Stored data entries
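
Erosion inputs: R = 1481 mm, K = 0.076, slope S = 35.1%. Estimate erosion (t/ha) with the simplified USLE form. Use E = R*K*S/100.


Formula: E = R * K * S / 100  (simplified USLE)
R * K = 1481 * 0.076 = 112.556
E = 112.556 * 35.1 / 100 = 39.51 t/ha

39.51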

▶ **Work to complete**:
Without skipping anything, transcribe every line above exactly.

▶ **Output of the task**:
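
Erosion inputs: R = 1481 mm, K = 0.076, slope S = 35.1%. Estimate erosion (t/ha) with the simplified USLE form. Use E = R*K*S/100.


Formula: E = R * K * S / 100  (simplified USLE)
R * K = 1481 * 0.076 = 112.556
E = 112.556 * 35.1 / 100 = 39.51 t/ha

39.51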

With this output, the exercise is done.